Check every line of the records below for the string "while" and copy the ones that have it.
-=-=-=-=-
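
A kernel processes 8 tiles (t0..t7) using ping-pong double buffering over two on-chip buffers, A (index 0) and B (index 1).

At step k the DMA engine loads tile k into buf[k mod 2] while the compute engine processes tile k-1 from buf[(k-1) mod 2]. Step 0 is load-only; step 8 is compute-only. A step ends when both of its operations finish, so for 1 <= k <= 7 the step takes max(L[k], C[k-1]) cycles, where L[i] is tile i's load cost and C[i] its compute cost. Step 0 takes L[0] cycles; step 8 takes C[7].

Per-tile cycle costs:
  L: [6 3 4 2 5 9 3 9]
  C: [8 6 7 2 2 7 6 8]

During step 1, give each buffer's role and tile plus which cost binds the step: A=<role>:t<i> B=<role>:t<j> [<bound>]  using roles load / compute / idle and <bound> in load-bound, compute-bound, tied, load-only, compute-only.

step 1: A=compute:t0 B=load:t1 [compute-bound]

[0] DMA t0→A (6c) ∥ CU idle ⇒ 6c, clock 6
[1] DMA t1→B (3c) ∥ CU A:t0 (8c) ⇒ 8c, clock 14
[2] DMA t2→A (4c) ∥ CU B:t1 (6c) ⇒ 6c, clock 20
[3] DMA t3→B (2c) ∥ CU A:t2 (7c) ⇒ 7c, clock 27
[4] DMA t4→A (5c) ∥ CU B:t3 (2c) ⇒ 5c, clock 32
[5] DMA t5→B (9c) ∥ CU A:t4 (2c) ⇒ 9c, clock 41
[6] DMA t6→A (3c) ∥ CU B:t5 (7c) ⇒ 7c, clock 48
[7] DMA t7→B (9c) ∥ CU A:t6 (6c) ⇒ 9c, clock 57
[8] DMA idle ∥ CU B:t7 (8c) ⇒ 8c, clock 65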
-=-=-=-=-
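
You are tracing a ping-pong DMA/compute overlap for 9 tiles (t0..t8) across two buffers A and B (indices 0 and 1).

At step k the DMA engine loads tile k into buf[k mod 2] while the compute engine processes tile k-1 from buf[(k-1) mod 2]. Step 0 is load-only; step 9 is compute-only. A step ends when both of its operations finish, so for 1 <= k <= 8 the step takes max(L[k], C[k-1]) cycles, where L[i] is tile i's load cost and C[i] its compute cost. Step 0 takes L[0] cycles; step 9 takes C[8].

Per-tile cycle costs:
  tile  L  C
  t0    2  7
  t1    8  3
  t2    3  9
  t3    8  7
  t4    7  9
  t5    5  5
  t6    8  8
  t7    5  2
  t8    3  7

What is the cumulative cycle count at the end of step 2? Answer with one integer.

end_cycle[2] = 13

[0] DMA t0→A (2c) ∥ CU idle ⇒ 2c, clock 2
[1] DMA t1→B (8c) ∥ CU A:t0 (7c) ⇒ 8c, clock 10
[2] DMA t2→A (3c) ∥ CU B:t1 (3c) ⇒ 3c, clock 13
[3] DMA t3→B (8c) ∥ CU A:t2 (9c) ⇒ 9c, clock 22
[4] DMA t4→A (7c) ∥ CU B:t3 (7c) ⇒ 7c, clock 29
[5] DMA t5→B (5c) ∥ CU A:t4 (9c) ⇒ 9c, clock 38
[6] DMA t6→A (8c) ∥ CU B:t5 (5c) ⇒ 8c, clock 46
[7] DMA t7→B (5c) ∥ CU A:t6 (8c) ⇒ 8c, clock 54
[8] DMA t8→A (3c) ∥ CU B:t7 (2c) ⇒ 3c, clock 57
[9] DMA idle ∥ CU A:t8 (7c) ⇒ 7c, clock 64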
-=-=-=-=-
*Exercise answer*:
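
At step k the DMA engine loads tile k into buf[k mod 2] while the compute engine processes tile k-1 from buf[(k-1) mod 2]. Step 0 is load-only; step 8 is compute-only. A step ends when both of its operations finish, so for 1 <= k <= 7 the step takes max(L[k], C[k-1]) cycles, where L[i] is tile i's load cost and C[i] its compute cost. Step 0 takes L[0] cycles; step 8 takes C[7].
At step k the DMA engine loads tile k into buf[k mod 2] while the compute engine processes tile k-1 from buf[(k-1) mod 2]. Step 0 is load-only; step 9 is compute-only. A step ends when both of its operations finish, so for 1 <= k <= 8 the step takes max(L[k], C[k-1]) cycles, where L[i] is tile i's load cost and C[i] its compute cost. Step 0 takes L[0] cycles; step 9 takes C[8].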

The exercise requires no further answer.